Copy, exactly and without additions, every line in the records below from the one holding "Reported book profit: R$195,500" through the one holding "Childcare facility credit available: R$14,000", both ends included.

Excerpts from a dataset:
-- Opening Marker --

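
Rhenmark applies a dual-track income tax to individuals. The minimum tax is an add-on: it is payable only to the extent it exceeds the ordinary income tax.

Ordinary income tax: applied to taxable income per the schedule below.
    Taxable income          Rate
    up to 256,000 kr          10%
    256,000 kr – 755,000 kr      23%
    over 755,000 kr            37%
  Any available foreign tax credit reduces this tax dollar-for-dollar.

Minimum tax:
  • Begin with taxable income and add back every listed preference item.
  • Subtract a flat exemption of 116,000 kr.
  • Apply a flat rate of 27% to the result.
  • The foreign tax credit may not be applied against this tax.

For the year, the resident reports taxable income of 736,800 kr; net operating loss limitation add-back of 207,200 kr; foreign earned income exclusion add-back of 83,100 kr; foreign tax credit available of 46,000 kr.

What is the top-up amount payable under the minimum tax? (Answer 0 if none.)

Minimum tax:
  Adjusted income: 736,800 kr + 207,200 kr + 83,100 kr = 1,027,100 kr
  Less exemption 116,000 kr → base 911,100 kr
  911,100 kr × 27% = 245,997 kr

Ordinary income tax:
  256,000 kr × 10% = 25,600 kr
  480,800 kr × 23% = 110,584 kr
  → 136,184 kr
  Less foreign tax credit 46,000 kr → 90,184 kr

Excess of minimum tax over ordinary income tax: 245,997 kr − 90,184 kr = 155,813 kr.

155,813 kr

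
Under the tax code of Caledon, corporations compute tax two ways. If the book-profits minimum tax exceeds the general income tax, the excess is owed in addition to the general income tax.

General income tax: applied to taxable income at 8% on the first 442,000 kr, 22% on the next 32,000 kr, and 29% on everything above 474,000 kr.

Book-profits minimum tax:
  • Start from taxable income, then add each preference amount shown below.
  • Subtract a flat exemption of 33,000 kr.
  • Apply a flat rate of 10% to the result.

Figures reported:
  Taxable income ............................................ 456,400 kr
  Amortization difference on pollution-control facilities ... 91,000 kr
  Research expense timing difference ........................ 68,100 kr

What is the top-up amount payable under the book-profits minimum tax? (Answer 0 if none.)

19,722 kr

General income tax:
  442,000 kr × 8% = 35,360 kr
  14,400 kr × 22% = 3,168 kr
  → 38,528 kr

Book-profits minimum tax:
  Adjusted income: 456,400 kr + 91,000 kr + 68,100 kr = 615,500 kr
  Less exemption 33,000 kr → base 582,500 kr
  582,500 kr × 10% = 58,250 kr

Excess of book-profits minimum tax over general income tax: 58,250 kr − 38,528 kr = 19,722 kr.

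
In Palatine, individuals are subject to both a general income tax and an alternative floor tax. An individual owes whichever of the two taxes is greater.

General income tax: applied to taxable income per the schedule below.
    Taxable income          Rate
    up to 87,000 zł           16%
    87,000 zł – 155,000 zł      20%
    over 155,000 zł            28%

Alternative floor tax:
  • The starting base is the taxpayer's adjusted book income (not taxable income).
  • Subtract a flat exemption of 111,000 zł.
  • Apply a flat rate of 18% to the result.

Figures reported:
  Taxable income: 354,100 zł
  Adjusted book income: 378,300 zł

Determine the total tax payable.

83,268 zł

General income tax:
  87,000 zł × 16% = 13,920 zł
  68,000 zł × 20% = 13,600 zł
  199,100 zł × 28% = 55,748 zł
  → 83,268 zł

Alternative floor tax:
  Base (adjusted book income): 378,300 zł
  Less exemption 111,000 zł → base 267,300 zł
  267,300 zł × 18% = 48,114 zł

83,268 zł > 48,114 zł, so the general income tax governs.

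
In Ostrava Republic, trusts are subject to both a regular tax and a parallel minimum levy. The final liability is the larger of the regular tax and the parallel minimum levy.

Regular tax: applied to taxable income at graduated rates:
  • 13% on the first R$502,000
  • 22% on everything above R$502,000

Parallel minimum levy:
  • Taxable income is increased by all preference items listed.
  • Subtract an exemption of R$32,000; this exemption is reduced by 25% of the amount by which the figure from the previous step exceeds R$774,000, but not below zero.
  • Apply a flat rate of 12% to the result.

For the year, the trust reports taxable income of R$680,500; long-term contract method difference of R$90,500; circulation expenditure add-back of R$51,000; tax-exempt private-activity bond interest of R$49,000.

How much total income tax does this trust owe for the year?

R$104,530

Parallel minimum levy:
  Adjusted income: R$680,500 + R$90,500 + R$51,000 + R$49,000 = R$871,000
  Exemption: R$32,000 − 25% × (R$871,000 − R$774,000) = R$32,000 − R$24,250 = R$7,750
  Base: R$871,000 − R$7,750 = R$863,250
  R$863,250 × 12% = R$103,590

Regular tax:
  R$502,000 × 13% = R$65,260
  R$178,500 × 22% = R$39,270
  → R$104,530

R$104,530 > R$103,590, so the regular tax governs.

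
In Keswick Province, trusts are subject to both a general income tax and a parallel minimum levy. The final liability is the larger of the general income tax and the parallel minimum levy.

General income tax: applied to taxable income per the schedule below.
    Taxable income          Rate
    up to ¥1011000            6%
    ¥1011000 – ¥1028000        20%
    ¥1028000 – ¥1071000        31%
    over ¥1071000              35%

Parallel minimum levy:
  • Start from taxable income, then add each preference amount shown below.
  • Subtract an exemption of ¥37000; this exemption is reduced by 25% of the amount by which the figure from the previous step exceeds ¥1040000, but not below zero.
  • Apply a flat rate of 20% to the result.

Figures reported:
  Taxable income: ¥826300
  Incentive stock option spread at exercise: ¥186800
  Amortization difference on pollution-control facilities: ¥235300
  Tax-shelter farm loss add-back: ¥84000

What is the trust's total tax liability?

General income tax:
  ¥826300 × 6% = ¥49578

Parallel minimum levy:
  Adjusted income: ¥826300 + ¥186800 + ¥235300 + ¥84000 = ¥1332400
  Exemption: 25% × (¥1332400 − ¥1040000) = ¥73100 ≥ ¥37000, so the exemption is fully phased out
  Base: ¥1332400 − ¥0 = ¥1332400
  ¥1332400 × 20% = ¥266480

¥266480 > ¥49578, so the parallel minimum levy is the binding amount.

¥266480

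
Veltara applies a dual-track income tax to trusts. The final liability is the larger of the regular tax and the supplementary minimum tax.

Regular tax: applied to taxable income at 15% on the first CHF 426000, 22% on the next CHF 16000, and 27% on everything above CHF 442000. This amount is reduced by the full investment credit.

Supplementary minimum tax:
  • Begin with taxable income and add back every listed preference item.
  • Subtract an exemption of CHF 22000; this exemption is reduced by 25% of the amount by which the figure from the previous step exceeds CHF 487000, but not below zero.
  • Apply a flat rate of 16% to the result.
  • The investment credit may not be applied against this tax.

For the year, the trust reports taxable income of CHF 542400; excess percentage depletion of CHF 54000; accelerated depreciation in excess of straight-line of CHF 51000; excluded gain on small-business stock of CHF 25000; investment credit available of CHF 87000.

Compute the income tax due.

CHF 107584

Regular tax:
  CHF 426000 × 15% = CHF 63900
  CHF 16000 × 22% = CHF 3520
  CHF 100400 × 27% = CHF 27108
  → CHF 94528
  Less investment credit CHF 87000 → CHF 7528

Supplementary minimum tax:
  Adjusted income: CHF 542400 + CHF 54000 + CHF 51000 + CHF 25000 = CHF 672400
  Exemption: 25% × (CHF 672400 − CHF 487000) = CHF 46350 ≥ CHF 22000, so the exemption is fully phased out
  Base: CHF 672400 − CHF 0 = CHF 672400
  CHF 672400 × 16% = CHF 107584

CHF 107584 > CHF 7528, so the supplementary minimum tax is the binding amount.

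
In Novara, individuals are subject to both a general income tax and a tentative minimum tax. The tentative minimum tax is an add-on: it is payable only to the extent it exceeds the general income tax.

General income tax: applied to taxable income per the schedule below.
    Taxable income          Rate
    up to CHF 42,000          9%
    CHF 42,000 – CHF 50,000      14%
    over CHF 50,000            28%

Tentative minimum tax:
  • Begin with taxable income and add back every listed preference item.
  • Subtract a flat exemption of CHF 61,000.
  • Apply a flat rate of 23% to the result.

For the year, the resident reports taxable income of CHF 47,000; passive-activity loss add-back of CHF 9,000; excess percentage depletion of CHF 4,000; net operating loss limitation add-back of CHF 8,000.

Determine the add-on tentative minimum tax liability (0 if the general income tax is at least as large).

General income tax:
  CHF 42,000 × 9% = CHF 3,780
  CHF 5,000 × 14% = CHF 700
  → CHF 4,480

Tentative minimum tax:
  Adjusted income: CHF 47,000 + CHF 9,000 + CHF 4,000 + CHF 8,000 = CHF 68,000
  Less exemption CHF 61,000 → base CHF 7,000
  CHF 7,000 × 23% = CHF 1,610

CHF 1,610 ≤ CHF 4,480, so no add-on is due.

CHF 0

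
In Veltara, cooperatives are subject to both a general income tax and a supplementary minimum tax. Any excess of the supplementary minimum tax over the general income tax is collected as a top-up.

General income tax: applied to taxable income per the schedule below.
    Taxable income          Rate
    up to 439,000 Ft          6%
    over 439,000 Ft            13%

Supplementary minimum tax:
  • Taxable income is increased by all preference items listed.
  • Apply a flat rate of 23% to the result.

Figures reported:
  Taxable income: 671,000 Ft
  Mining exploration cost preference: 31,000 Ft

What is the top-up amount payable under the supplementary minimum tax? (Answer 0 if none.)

104,960 Ft

General income tax:
  439,000 Ft × 6% = 26,340 Ft
  232,000 Ft × 13% = 30,160 Ft
  → 56,500 Ft

Supplementary minimum tax:
  Adjusted income: 671,000 Ft + 31,000 Ft = 702,000 Ft
  702,000 Ft × 23% = 161,460 Ft

Excess of supplementary minimum tax over general income tax: 161,460 Ft − 56,500 Ft = 104,960 Ft.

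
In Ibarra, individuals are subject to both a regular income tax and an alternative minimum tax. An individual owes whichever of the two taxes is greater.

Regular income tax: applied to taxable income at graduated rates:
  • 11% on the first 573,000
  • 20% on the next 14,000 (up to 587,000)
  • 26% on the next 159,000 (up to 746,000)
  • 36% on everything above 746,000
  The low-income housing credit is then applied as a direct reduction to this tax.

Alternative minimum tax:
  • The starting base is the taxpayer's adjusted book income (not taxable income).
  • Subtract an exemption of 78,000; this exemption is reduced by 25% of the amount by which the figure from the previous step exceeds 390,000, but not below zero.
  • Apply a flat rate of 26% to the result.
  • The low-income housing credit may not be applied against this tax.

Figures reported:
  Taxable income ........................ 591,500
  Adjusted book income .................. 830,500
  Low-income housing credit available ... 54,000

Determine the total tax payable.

215,930

Regular income tax:
  573,000 × 11% = 63,030
  14,000 × 20% = 2,800
  4,500 × 26% = 1,170
  → 67,000
  Less low-income housing credit 54,000 → 13,000

Alternative minimum tax:
  Base (adjusted book income): 830,500
  Exemption: 25% × (830,500 − 390,000) = 110,125 ≥ 78,000, so the exemption is fully phased out
  Base: 830,500 − 0 = 830,500
  830,500 × 26% = 215,930

215,930 > 13,000, so the alternative minimum tax is the binding amount.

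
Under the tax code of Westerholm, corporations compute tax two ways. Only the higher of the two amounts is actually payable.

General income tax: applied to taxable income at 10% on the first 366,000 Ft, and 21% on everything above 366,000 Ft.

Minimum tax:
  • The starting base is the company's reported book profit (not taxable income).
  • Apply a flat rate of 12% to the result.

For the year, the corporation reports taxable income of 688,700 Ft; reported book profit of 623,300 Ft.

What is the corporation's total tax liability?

104,367 Ft

Minimum tax:
  Base (reported book profit): 623,300 Ft
  623,300 Ft × 12% = 74,796 Ft

General income tax:
  366,000 Ft × 10% = 36,600 Ft
  322,700 Ft × 21% = 67,767 Ft
  → 104,367 Ft

104,367 Ft > 74,796 Ft, so the general income tax governs.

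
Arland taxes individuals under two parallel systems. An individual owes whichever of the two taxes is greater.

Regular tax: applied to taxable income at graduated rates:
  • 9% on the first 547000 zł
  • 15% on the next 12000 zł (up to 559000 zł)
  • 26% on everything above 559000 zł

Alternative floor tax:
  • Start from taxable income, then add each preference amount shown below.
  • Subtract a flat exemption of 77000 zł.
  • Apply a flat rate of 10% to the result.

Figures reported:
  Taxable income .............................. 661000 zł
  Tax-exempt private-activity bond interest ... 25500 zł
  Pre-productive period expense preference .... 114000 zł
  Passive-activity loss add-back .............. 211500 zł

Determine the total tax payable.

Regular tax:
  547000 zł × 9% = 49230 zł
  12000 zł × 15% = 1800 zł
  102000 zł × 26% = 26520 zł
  → 77550 zł

Alternative floor tax:
  Adjusted income: 661000 zł + 25500 zł + 114000 zł + 211500 zł = 1012000 zł
  Less exemption 77000 zł → base 935000 zł
  935000 zł × 10% = 93500 zł

93500 zł > 77550 zł, so the alternative floor tax is the binding amount.

93500 zł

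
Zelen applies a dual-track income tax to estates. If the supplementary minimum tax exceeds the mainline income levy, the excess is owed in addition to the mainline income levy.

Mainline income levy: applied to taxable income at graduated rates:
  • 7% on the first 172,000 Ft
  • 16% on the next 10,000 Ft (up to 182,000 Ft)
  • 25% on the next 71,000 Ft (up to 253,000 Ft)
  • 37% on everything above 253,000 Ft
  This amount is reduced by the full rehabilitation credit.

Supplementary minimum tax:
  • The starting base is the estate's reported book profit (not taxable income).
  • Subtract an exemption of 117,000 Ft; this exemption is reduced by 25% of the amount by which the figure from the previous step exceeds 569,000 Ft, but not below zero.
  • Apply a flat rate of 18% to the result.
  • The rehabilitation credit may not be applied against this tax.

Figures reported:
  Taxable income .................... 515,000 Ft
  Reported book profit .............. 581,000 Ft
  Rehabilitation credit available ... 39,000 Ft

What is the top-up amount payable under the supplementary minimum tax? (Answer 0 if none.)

0 Ft

Supplementary minimum tax:
  Base (reported book profit): 581,000 Ft
  Exemption: 117,000 Ft − 25% × (581,000 Ft − 569,000 Ft) = 117,000 Ft − 3,000 Ft = 114,000 Ft
  Base: 581,000 Ft − 114,000 Ft = 467,000 Ft
  467,000 Ft × 18% = 84,060 Ft

Mainline income levy:
  172,000 Ft × 7% = 12,040 Ft
  10,000 Ft × 16% = 1,600 Ft
  71,000 Ft × 25% = 17,750 Ft
  262,000 Ft × 37% = 96,940 Ft
  → 128,330 Ft
  Less rehabilitation credit 39,000 Ft → 89,330 Ft

84,060 Ft ≤ 89,330 Ft, so no add-on is due.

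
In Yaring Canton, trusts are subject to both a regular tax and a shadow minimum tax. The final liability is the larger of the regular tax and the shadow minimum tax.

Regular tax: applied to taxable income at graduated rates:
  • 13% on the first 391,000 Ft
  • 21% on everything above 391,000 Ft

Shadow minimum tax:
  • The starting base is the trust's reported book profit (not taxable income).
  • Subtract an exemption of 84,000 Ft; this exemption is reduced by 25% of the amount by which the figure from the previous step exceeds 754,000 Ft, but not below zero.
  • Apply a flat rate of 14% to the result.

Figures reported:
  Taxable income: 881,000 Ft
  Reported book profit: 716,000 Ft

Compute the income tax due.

153,730 Ft

Shadow minimum tax:
  Base (reported book profit): 716,000 Ft
  Exemption: 716,000 Ft ≤ 754,000 Ft, so full 84,000 Ft applies
  Base: 716,000 Ft − 84,000 Ft = 632,000 Ft
  632,000 Ft × 14% = 88,480 Ft

Regular tax:
  391,000 Ft × 13% = 50,830 Ft
  490,000 Ft × 21% = 102,900 Ft
  → 153,730 Ft

153,730 Ft > 88,480 Ft, so the regular tax governs.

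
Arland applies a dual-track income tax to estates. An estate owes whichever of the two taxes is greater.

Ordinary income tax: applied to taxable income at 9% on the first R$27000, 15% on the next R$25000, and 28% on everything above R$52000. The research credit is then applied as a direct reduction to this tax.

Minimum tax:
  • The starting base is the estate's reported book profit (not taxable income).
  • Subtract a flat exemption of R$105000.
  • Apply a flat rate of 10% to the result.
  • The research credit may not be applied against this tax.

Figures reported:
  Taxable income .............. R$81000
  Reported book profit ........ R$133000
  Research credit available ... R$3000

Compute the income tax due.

R$11300

Ordinary income tax:
  R$27000 × 9% = R$2430
  R$25000 × 15% = R$3750
  R$29000 × 28% = R$8120
  → R$14300
  Less research credit R$3000 → R$11300

Minimum tax:
  Base (reported book profit): R$133000
  Less exemption R$105000 → base R$28000
  R$28000 × 10% = R$2800

R$11300 > R$2800, so the ordinary income tax governs.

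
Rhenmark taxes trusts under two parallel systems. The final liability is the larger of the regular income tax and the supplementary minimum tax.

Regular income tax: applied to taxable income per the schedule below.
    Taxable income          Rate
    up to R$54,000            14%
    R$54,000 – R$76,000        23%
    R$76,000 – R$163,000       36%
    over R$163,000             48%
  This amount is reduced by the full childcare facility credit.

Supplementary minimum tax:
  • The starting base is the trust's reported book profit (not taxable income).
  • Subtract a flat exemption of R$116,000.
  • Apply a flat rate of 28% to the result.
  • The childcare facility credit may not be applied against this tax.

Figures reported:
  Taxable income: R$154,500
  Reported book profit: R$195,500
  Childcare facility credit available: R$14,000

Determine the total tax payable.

Regular income tax:
  R$54,000 × 14% = R$7,560
  R$22,000 × 23% = R$5,060
  R$78,500 × 36% = R$28,260
  → R$40,880
  Less childcare facility credit R$14,000 → R$26,880

Supplementary minimum tax:
  Base (reported book profit): R$195,500
  Less exemption R$116,000 → base R$79,500
  R$79,500 × 28% = R$22,260

R$26,880 > R$22,260, so the regular income tax governs.

R$26,880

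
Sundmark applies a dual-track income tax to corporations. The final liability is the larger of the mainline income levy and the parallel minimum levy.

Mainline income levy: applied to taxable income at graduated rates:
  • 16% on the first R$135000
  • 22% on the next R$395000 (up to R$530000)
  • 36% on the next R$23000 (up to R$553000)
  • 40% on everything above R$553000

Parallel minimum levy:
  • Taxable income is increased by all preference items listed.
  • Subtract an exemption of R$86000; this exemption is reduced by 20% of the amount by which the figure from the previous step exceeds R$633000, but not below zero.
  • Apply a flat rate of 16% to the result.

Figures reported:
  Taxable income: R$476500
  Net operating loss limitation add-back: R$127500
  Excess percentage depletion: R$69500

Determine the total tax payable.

R$96730

Parallel minimum levy:
  Adjusted income: R$476500 + R$127500 + R$69500 = R$673500
  Exemption: R$86000 − 20% × (R$673500 − R$633000) = R$86000 − R$8100 = R$77900
  Base: R$673500 − R$77900 = R$595600
  R$595600 × 16% = R$95296

Mainline income levy:
  R$135000 × 16% = R$21600
  R$341500 × 22% = R$75130
  → R$96730

R$96730 > R$95296, so the mainline income levy governs.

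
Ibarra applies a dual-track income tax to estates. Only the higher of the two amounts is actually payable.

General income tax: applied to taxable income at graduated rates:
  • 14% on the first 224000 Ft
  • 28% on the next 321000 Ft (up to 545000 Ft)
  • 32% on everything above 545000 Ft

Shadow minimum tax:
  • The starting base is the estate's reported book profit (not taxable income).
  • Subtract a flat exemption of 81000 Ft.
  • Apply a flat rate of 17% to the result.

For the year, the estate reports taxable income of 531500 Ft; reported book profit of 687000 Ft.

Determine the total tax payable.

117460 Ft

General income tax:
  224000 Ft × 14% = 31360 Ft
  307500 Ft × 28% = 86100 Ft
  → 117460 Ft

Shadow minimum tax:
  Base (reported book profit): 687000 Ft
  Less exemption 81000 Ft → base 606000 Ft
  606000 Ft × 17% = 103020 Ft

117460 Ft > 103020 Ft, so the general income tax governs.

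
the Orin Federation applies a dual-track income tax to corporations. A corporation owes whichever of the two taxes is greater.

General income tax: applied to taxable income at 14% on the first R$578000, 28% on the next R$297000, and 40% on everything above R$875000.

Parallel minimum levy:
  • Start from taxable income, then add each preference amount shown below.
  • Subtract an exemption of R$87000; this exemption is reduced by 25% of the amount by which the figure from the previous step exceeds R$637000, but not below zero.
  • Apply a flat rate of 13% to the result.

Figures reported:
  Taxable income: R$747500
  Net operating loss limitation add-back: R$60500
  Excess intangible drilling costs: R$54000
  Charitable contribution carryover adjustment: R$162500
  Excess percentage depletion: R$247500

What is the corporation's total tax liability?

Parallel minimum levy:
  Adjusted income: R$747500 + R$60500 + R$54000 + R$162500 + R$247500 = R$1272000
  Exemption: 25% × (R$1272000 − R$637000) = R$158750 ≥ R$87000, so the exemption is fully phased out
  Base: R$1272000 − R$0 = R$1272000
  R$1272000 × 13% = R$165360

General income tax:
  R$578000 × 14% = R$80920
  R$169500 × 28% = R$47460
  → R$128380

R$165360 > R$128380, so the parallel minimum levy is the binding amount.

R$165360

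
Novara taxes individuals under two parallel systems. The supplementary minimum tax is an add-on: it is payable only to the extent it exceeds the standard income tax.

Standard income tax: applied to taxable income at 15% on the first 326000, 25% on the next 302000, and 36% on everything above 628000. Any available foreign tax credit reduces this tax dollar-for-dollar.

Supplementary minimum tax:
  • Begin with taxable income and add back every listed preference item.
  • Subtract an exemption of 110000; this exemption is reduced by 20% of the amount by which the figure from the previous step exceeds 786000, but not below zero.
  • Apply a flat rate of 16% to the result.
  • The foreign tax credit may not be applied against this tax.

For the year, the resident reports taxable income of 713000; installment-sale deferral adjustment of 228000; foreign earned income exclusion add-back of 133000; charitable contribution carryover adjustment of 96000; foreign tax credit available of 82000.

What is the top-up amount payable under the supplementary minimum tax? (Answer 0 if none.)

108888

Supplementary minimum tax:
  Adjusted income: 713000 + 228000 + 133000 + 96000 = 1170000
  Exemption: 110000 − 20% × (1170000 − 786000) = 110000 − 76800 = 33200
  Base: 1170000 − 33200 = 1136800
  1136800 × 16% = 181888

Standard income tax:
  326000 × 15% = 48900
  302000 × 25% = 75500
  85000 × 36% = 30600
  → 155000
  Less foreign tax credit 82000 → 73000

Excess of supplementary minimum tax over standard income tax: 181888 − 73000 = 108888.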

-- Closing Marker --

[Solution]:
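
  Reported book profit: R$195,500
  Childcare facility credit available: R$14,000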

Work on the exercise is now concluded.